Records from a dataset
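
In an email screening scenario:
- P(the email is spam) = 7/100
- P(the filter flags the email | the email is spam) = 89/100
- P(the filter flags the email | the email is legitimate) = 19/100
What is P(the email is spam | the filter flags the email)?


Using Bayes' theorem:
P(A|B) = P(B|A)·P(A) / P(B)

P(the filter flags the email) = 89/100 × 7/100 + 19/100 × 93/100
= 623/10000 + 1767/10000 = 239/1000

P(the email is spam|the filter flags the email) = (623/10000) / (239/1000) = 623/2390

P(the email is spam|the filter flags the email) = 623/2390 ≈ 26.07%


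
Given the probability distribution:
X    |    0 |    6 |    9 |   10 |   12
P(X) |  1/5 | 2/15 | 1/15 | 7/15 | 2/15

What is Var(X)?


E[X] = 23/3
E[X²] = 1141/15
Var(X) = E[X²] - (E[X])² = 1141/15 - 529/9 = 778/45

Var(X) = 778/45 ≈ 17.2889


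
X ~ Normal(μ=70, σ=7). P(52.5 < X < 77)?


z₁=(52.5-70)/7=-2.5, z₂=(77-70)/7=1.0
P = Φ(1.0) - Φ(-2.5) = 0.841345 - 0.006210 = 0.835135 ≈ 0.8351

P(52.5 < X < 77) ≈ 0.8351


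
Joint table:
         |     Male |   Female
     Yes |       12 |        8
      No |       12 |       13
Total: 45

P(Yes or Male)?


P(Yes∨Male) = P(Yes) + P(Male) - P(Yes∧Male)
= (20 + 24 - 12)/45 = 32/45

P = 32/45 ≈ 71.11%


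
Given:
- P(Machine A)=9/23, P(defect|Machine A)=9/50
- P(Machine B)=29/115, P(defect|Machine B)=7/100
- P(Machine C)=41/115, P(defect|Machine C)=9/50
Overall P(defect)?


P(B) = Σ P(B|Aᵢ)×P(Aᵢ)
  9/50×9/23 = 81/1150
  7/100×29/115 = 203/11500
  9/50×41/115 = 369/5750
Sum = 1751/11500

P(defect) = 1751/11500 ≈ 15.23%


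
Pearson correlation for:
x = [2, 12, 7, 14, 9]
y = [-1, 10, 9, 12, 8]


n=5, Σx=44, Σy=38, Σxy=421, Σx²=474, Σy²=390
r = (5×421 - 44×38)/√((5×474 - 44²)(5×390 - 38²))
= 433/√(434×506) = 433/√219604 ≈ 433/468.6192 ≈ 0.9240

r ≈ 0.9240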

#### [WHAT IS REQUIRED]
Each record above, in full: retype it verbatim.

#### [YOUR SOLUTION]
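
In an email screening scenario:
- P(the email is spam) = 7/100
- P(the filter flags the email | the email is spam) = 89/100
- P(the filter flags the email | the email is legitimate) = 19/100
What is P(the email is spam | the filter flags the email)?


Using Bayes' theorem:
P(A|B) = P(B|A)·P(A) / P(B)

P(the filter flags the email) = 89/100 × 7/100 + 19/100 × 93/100
= 623/10000 + 1767/10000 = 239/1000

P(the email is spam|the filter flags the email) = (623/10000) / (239/1000) = 623/2390

P(the email is spam|the filter flags the email) = 623/2390 ≈ 26.07%


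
Given the probability distribution:
X    |    0 |    6 |    9 |   10 |   12
P(X) |  1/5 | 2/15 | 1/15 | 7/15 | 2/15

What is Var(X)?


E[X] = 23/3
E[X²] = 1141/15
Var(X) = E[X²] - (E[X])² = 1141/15 - 529/9 = 778/45

Var(X) = 778/45 ≈ 17.2889


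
X ~ Normal(μ=70, σ=7). P(52.5 < X < 77)?


z₁=(52.5-70)/7=-2.5, z₂=(77-70)/7=1.0
P = Φ(1.0) - Φ(-2.5) = 0.841345 - 0.006210 = 0.835135 ≈ 0.8351

P(52.5 < X < 77) ≈ 0.8351


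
Joint table:
         |     Male |   Female
     Yes |       12 |        8
      No |       12 |       13
Total: 45

P(Yes or Male)?


P(Yes∨Male) = P(Yes) + P(Male) - P(Yes∧Male)
= (20 + 24 - 12)/45 = 32/45

P = 32/45 ≈ 71.11%


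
Given:
- P(Machine A)=9/23, P(defect|Machine A)=9/50
- P(Machine B)=29/115, P(defect|Machine B)=7/100
- P(Machine C)=41/115, P(defect|Machine C)=9/50
Overall P(defect)?


P(B) = Σ P(B|Aᵢ)×P(Aᵢ)
  9/50×9/23 = 81/1150
  7/100×29/115 = 203/11500
  9/50×41/115 = 369/5750
Sum = 1751/11500

P(defect) = 1751/11500 ≈ 15.23%


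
Pearson correlation for:
x = [2, 12, 7, 14, 9]
y = [-1, 10, 9, 12, 8]


n=5, Σx=44, Σy=38, Σxy=421, Σx²=474, Σy²=390
r = (5×421 - 44×38)/√((5×474 - 44²)(5×390 - 38²))
= 433/√(434×506) = 433/√219604 ≈ 433/468.6192 ≈ 0.9240

r ≈ 0.9240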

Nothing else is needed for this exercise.